Exercise details:
Copy the complete listing exactly as shown.

============

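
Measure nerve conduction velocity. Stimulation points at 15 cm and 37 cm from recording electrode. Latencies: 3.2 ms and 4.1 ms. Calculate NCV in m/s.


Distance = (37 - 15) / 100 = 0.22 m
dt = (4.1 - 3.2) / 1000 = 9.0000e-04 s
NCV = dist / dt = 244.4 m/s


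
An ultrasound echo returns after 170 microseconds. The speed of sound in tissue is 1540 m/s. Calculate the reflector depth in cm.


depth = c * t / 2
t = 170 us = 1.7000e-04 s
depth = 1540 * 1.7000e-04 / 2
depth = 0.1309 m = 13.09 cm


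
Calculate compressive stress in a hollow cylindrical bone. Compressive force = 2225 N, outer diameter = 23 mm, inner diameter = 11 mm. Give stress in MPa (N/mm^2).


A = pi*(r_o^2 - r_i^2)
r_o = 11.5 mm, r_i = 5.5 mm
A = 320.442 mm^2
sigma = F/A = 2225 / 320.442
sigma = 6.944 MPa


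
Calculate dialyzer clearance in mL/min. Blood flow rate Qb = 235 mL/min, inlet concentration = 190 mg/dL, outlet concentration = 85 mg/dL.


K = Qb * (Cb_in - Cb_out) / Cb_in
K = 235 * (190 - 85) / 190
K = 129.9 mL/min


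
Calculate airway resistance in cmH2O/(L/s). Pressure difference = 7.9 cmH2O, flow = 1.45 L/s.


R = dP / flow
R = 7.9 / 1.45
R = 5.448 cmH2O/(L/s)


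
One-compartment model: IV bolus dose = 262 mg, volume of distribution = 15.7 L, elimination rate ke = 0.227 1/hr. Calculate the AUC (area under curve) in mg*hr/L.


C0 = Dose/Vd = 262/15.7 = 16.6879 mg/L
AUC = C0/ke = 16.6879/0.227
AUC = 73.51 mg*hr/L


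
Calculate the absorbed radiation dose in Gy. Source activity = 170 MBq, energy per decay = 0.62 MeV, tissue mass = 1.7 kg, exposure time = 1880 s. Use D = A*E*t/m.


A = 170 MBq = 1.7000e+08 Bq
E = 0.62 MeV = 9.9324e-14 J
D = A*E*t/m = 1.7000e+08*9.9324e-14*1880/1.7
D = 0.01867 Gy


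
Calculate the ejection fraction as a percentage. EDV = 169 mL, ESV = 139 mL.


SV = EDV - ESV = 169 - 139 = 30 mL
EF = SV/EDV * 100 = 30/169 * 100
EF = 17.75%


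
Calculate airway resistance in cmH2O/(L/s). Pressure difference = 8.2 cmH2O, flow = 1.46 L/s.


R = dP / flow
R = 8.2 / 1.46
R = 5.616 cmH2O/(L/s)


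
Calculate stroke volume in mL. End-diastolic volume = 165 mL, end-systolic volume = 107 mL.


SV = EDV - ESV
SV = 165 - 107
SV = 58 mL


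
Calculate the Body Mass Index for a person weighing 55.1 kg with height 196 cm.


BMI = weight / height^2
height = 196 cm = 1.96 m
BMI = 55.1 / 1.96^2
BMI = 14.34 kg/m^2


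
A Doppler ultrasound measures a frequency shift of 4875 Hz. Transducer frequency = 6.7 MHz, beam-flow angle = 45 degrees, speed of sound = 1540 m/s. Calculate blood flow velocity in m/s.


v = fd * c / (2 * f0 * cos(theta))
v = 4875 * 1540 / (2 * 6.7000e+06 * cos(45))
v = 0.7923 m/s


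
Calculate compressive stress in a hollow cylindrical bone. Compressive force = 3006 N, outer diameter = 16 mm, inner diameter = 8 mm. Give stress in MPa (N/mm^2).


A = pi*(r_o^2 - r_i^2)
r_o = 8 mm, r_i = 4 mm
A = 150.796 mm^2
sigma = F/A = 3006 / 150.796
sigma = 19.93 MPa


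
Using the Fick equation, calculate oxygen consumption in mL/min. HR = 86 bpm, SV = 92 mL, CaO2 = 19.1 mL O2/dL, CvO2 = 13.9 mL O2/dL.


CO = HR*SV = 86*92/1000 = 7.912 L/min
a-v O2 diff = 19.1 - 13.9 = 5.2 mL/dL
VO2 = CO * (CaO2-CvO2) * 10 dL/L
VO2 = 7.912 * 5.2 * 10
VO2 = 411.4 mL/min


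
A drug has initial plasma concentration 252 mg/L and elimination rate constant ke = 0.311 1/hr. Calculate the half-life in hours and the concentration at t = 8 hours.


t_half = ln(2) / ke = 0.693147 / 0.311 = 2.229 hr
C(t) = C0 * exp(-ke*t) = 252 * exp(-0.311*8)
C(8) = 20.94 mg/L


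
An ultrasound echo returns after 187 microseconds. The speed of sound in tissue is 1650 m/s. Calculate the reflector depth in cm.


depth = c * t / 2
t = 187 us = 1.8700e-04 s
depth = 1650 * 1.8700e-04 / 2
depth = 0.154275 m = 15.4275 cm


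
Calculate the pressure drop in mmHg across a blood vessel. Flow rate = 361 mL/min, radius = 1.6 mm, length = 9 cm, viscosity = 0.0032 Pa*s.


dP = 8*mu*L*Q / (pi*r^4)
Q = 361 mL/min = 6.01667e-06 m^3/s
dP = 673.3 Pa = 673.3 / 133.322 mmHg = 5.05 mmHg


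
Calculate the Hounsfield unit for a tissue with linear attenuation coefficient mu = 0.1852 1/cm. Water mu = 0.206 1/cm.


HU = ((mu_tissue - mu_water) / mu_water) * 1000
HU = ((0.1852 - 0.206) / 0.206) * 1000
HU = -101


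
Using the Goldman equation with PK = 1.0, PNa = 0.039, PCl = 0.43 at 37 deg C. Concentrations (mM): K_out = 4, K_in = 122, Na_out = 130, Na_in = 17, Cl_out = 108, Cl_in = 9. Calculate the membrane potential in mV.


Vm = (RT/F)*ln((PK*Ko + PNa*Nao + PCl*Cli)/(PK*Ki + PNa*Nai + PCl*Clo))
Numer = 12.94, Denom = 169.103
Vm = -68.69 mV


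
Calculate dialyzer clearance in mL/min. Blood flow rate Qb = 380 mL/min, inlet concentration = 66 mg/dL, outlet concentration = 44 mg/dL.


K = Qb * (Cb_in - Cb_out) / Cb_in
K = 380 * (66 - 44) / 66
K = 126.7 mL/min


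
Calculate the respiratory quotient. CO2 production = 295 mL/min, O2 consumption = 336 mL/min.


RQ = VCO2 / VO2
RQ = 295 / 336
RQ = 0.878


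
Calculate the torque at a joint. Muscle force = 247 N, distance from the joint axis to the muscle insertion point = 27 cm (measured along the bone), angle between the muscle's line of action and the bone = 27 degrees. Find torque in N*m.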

============

Response area:
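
Measure nerve conduction velocity. Stimulation points at 15 cm and 37 cm from recording electrode. Latencies: 3.2 ms and 4.1 ms. Calculate NCV in m/s.


Distance = (37 - 15) / 100 = 0.22 m
dt = (4.1 - 3.2) / 1000 = 9.0000e-04 s
NCV = dist / dt = 244.4 m/s


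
An ultrasound echo returns after 170 microseconds. The speed of sound in tissue is 1540 m/s. Calculate the reflector depth in cm.


depth = c * t / 2
t = 170 us = 1.7000e-04 s
depth = 1540 * 1.7000e-04 / 2
depth = 0.1309 m = 13.09 cm


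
Calculate compressive stress in a hollow cylindrical bone. Compressive force = 2225 N, outer diameter = 23 mm, inner diameter = 11 mm. Give stress in MPa (N/mm^2).


A = pi*(r_o^2 - r_i^2)
r_o = 11.5 mm, r_i = 5.5 mm
A = 320.442 mm^2
sigma = F/A = 2225 / 320.442
sigma = 6.944 MPa


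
Calculate dialyzer clearance in mL/min. Blood flow rate Qb = 235 mL/min, inlet concentration = 190 mg/dL, outlet concentration = 85 mg/dL.


K = Qb * (Cb_in - Cb_out) / Cb_in
K = 235 * (190 - 85) / 190
K = 129.9 mL/min


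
Calculate airway resistance in cmH2O/(L/s). Pressure difference = 7.9 cmH2O, flow = 1.45 L/s.


R = dP / flow
R = 7.9 / 1.45
R = 5.448 cmH2O/(L/s)


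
One-compartment model: IV bolus dose = 262 mg, volume of distribution = 15.7 L, elimination rate ke = 0.227 1/hr. Calculate the AUC (area under curve) in mg*hr/L.


C0 = Dose/Vd = 262/15.7 = 16.6879 mg/L
AUC = C0/ke = 16.6879/0.227
AUC = 73.51 mg*hr/L


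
Calculate the absorbed radiation dose in Gy. Source activity = 170 MBq, energy per decay = 0.62 MeV, tissue mass = 1.7 kg, exposure time = 1880 s. Use D = A*E*t/m.


A = 170 MBq = 1.7000e+08 Bq
E = 0.62 MeV = 9.9324e-14 J
D = A*E*t/m = 1.7000e+08*9.9324e-14*1880/1.7
D = 0.01867 Gy


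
Calculate the ejection fraction as a percentage. EDV = 169 mL, ESV = 139 mL.


SV = EDV - ESV = 169 - 139 = 30 mL
EF = SV/EDV * 100 = 30/169 * 100
EF = 17.75%


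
Calculate airway resistance in cmH2O/(L/s). Pressure difference = 8.2 cmH2O, flow = 1.46 L/s.


R = dP / flow
R = 8.2 / 1.46
R = 5.616 cmH2O/(L/s)


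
Calculate stroke volume in mL. End-diastolic volume = 165 mL, end-systolic volume = 107 mL.


SV = EDV - ESV
SV = 165 - 107
SV = 58 mL


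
Calculate the Body Mass Index for a person weighing 55.1 kg with height 196 cm.


BMI = weight / height^2
height = 196 cm = 1.96 m
BMI = 55.1 / 1.96^2
BMI = 14.34 kg/m^2


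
A Doppler ultrasound measures a frequency shift of 4875 Hz. Transducer frequency = 6.7 MHz, beam-flow angle = 45 degrees, speed of sound = 1540 m/s. Calculate blood flow velocity in m/s.


v = fd * c / (2 * f0 * cos(theta))
v = 4875 * 1540 / (2 * 6.7000e+06 * cos(45))
v = 0.7923 m/s


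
Calculate compressive stress in a hollow cylindrical bone. Compressive force = 3006 N, outer diameter = 16 mm, inner diameter = 8 mm. Give stress in MPa (N/mm^2).


A = pi*(r_o^2 - r_i^2)
r_o = 8 mm, r_i = 4 mm
A = 150.796 mm^2
sigma = F/A = 3006 / 150.796
sigma = 19.93 MPa


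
Using the Fick equation, calculate oxygen consumption in mL/min. HR = 86 bpm, SV = 92 mL, CaO2 = 19.1 mL O2/dL, CvO2 = 13.9 mL O2/dL.


CO = HR*SV = 86*92/1000 = 7.912 L/min
a-v O2 diff = 19.1 - 13.9 = 5.2 mL/dL
VO2 = CO * (CaO2-CvO2) * 10 dL/L
VO2 = 7.912 * 5.2 * 10
VO2 = 411.4 mL/min


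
A drug has initial plasma concentration 252 mg/L and elimination rate constant ke = 0.311 1/hr. Calculate the half-life in hours and the concentration at t = 8 hours.


t_half = ln(2) / ke = 0.693147 / 0.311 = 2.229 hr
C(t) = C0 * exp(-ke*t) = 252 * exp(-0.311*8)
C(8) = 20.94 mg/L


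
An ultrasound echo returns after 187 microseconds. The speed of sound in tissue is 1650 m/s. Calculate the reflector depth in cm.


depth = c * t / 2
t = 187 us = 1.8700e-04 s
depth = 1650 * 1.8700e-04 / 2
depth = 0.154275 m = 15.4275 cm


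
Calculate the pressure drop in mmHg across a blood vessel. Flow rate = 361 mL/min, radius = 1.6 mm, length = 9 cm, viscosity = 0.0032 Pa*s.


dP = 8*mu*L*Q / (pi*r^4)
Q = 361 mL/min = 6.01667e-06 m^3/s
dP = 673.3 Pa = 673.3 / 133.322 mmHg = 5.05 mmHg


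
Calculate the Hounsfield unit for a tissue with linear attenuation coefficient mu = 0.1852 1/cm. Water mu = 0.206 1/cm.


HU = ((mu_tissue - mu_water) / mu_water) * 1000
HU = ((0.1852 - 0.206) / 0.206) * 1000
HU = -101


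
Using the Goldman equation with PK = 1.0, PNa = 0.039, PCl = 0.43 at 37 deg C. Concentrations (mM): K_out = 4, K_in = 122, Na_out = 130, Na_in = 17, Cl_out = 108, Cl_in = 9. Calculate the membrane potential in mV.


Vm = (RT/F)*ln((PK*Ko + PNa*Nao + PCl*Cli)/(PK*Ki + PNa*Nai + PCl*Clo))
Numer = 12.94, Denom = 169.103
Vm = -68.69 mV


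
Calculate dialyzer clearance in mL/min. Blood flow rate Qb = 380 mL/min, inlet concentration = 66 mg/dL, outlet concentration = 44 mg/dL.


K = Qb * (Cb_in - Cb_out) / Cb_in
K = 380 * (66 - 44) / 66
K = 126.7 mL/min


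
Calculate the respiratory quotient. CO2 production = 295 mL/min, O2 consumption = 336 mL/min.


RQ = VCO2 / VO2
RQ = 295 / 336
RQ = 0.878


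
Calculate the torque at a joint. Muscle force = 247 N, distance from the joint axis to the muscle insertion point = 27 cm (measured along the bone), angle between the muscle's line of action and the bone = 27 degrees. Find torque in N*m.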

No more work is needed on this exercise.